▶ **TASK DESCRIPTION**
For the records below, count the lines containing the word "stage" and reply with the number alone.

▶ **PROVIDED MATERIAL**
----------------

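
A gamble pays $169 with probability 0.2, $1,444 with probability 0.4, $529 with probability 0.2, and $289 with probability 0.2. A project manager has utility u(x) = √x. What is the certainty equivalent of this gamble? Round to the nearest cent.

$665.64

E[u] = 0.2·√169 + 0.4·√1444 + 0.2·√529 + 0.2·√289 = 0.2·13 + 0.4·38 + 0.2·23 + 0.2·17 = 25.8
CE = (25.8)² = 665.64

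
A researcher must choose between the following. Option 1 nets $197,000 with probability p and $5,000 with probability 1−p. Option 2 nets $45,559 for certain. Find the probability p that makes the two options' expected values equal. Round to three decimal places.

p·197000 + (1−p)·5000 = 45559
192000p + 5000 = 45559
p = (45559 − 5000) / 192000

p = 0.211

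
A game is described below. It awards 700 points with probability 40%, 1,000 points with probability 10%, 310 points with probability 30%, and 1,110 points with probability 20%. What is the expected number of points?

695 points

EV = 0.4 × 700 + 0.1 × 1000 + 0.3 × 310 + 0.2 × 1110 = 280 + 100 + 93 + 222 = 695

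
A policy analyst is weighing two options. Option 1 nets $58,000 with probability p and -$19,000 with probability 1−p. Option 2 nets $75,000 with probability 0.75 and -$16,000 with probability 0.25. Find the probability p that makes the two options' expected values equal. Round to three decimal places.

p = 0.925

EV(Option 2) = 0.75 × 75000 + 0.25 × (-16000) = 56250 − 4000 = 52250
p·58000 + (1−p)·(-19000) = 52250
77000p − 19000 = 52250
p = (52250 + 19000) / 77000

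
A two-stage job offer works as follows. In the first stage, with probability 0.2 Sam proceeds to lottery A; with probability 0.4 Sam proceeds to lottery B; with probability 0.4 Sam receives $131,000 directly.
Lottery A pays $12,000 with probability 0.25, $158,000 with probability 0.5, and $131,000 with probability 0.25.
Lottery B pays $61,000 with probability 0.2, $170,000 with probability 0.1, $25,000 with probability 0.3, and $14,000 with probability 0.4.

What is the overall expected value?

EV(A) = 0.25 × 12000 + 0.5 × 158000 + 0.25 × 131000 = 3000 + 79000 + 32750 = 114750
EV(B) = 0.2 × 61000 + 0.1 × 170000 + 0.3 × 25000 + 0.4 × 14000 = 12200 + 17000 + 7500 + 5600 = 42300
Branch C: 131000 (certain)
Overall = 0.2 × 114750 + 0.4 × 42300 + 0.4 × 131000 = 22950 + 16920 + 52400 = 92270

$92,270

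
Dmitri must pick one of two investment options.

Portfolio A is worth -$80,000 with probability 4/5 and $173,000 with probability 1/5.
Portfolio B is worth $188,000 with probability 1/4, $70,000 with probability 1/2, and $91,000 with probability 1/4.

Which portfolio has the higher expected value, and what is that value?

Portfolio A = 4/5 × (-80000) + 1/5 × 173000 = -64000 + 34600 = -29400
Portfolio B = 1/4 × 188000 + 1/2 × 70000 + 1/4 × 91000 = 47000 + 35000 + 22750 = 104750

Portfolio B ($104,750)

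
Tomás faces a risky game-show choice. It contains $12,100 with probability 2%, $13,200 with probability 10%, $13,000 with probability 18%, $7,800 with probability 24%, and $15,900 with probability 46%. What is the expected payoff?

$13,088

EV = 0.02 × 12100 + 0.1 × 13200 + 0.18 × 13000 + 0.24 × 7800 + 0.46 × 15900 = 242 + 1320 + 2340 + 1872 + 7314 = 13088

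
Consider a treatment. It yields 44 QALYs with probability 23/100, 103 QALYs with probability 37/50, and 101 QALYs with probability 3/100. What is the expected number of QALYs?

89.37 QALYs

EV = 23/100 × 44 + 37/50 × 103 + 3/100 × 101 = 10.12 + 76.22 + 3.03 = 89.37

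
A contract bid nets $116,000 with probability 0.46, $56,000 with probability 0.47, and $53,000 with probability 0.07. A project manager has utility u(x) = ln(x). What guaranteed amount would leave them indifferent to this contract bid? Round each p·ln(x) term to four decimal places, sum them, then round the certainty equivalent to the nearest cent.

E[u] = 0.46·ln(116000) + 0.47·ln(56000) + 0.07·ln(53000) = 5.3642 + 5.1386 + 0.7615 = 11.2643
CE = e^11.2643 ≈ 77987.20

$77,987.20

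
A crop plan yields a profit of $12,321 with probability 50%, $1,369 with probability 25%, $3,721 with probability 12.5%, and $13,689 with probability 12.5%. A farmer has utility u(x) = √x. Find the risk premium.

E[u] = 0.5·√12321 + 0.25·√1369 + 0.125·√3721 + 0.125·√13689 = 0.5·111 + 0.25·37 + 0.125·61 + 0.125·117 = 87
CE = (87)² = 7569
Risk premium = EV − CE = 8679 − 7569 = 1110

$1,110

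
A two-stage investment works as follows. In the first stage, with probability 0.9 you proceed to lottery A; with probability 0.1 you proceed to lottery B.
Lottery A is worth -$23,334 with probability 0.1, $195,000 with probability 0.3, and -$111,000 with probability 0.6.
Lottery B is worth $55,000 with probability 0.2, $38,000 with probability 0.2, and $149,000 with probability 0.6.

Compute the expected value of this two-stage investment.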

----------------

▶ **YOUR RESPONSE**
3